Stored data
§

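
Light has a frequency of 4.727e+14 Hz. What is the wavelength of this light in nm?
634.21 nm

Using the wave equation: c = fλ

Solving for wavelength:
λ = c/f = (3×10⁸ m/s) / (4.727e+14 Hz)
λ = 634.21 nm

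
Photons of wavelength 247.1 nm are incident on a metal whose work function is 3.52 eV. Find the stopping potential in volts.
1.4976 V

The stopping potential V_s satisfies: eV_s = KE_max

First, find KE_max using Einstein's equation:
E_photon = hc/λ = 5.0176 eV
KE_max = E_photon - φ = 5.0176 - 3.52 = 1.4976 eV

Since eV_s = KE_max:
V_s = KE_max/e = 1.4976 V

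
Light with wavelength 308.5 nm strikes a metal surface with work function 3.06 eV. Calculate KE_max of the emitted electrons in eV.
0.9589 eV

Using Einstein's photoelectric equation: KE_max = hf - φ = hc/λ - φ

First, calculate the photon energy:
E_photon = hc/λ = (6.626×10⁻³⁴ J·s)(3×10⁸ m/s) / (308.5×10⁻⁹ m)
E_photon = 4.0189 eV

Then, the maximum kinetic energy:
KE_max = E_photon - φ = 4.0189 eV - 3.06 eV = 0.9589 eV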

§

Work to be completed — The entries are to be repeated exactly, with nothing altered.

Your solution —
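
Light has a frequency of 4.727e+14 Hz. What is the wavelength of this light in nm?
634.21 nm

Using the wave equation: c = fλ

Solving for wavelength:
λ = c/f = (3×10⁸ m/s) / (4.727e+14 Hz)
λ = 634.21 nm

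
Photons of wavelength 247.1 nm are incident on a metal whose work function is 3.52 eV. Find the stopping potential in volts.
1.4976 V

The stopping potential V_s satisfies: eV_s = KE_max

First, find KE_max using Einstein's equation:
E_photon = hc/λ = 5.0176 eV
KE_max = E_photon - φ = 5.0176 - 3.52 = 1.4976 eV

Since eV_s = KE_max:
V_s = KE_max/e = 1.4976 V

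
Light with wavelength 308.5 nm strikes a metal surface with work function 3.06 eV. Calculate KE_max of the emitted electrons in eV.
0.9589 eV

Using Einstein's photoelectric equation: KE_max = hf - φ = hc/λ - φ

First, calculate the photon energy:
E_photon = hc/λ = (6.626×10⁻³⁴ J·s)(3×10⁸ m/s) / (308.5×10⁻⁹ m)
E_photon = 4.0189 eV

Then, the maximum kinetic energy:
KE_max = E_photon - φ = 4.0189 eV - 3.06 eV = 0.9589 eV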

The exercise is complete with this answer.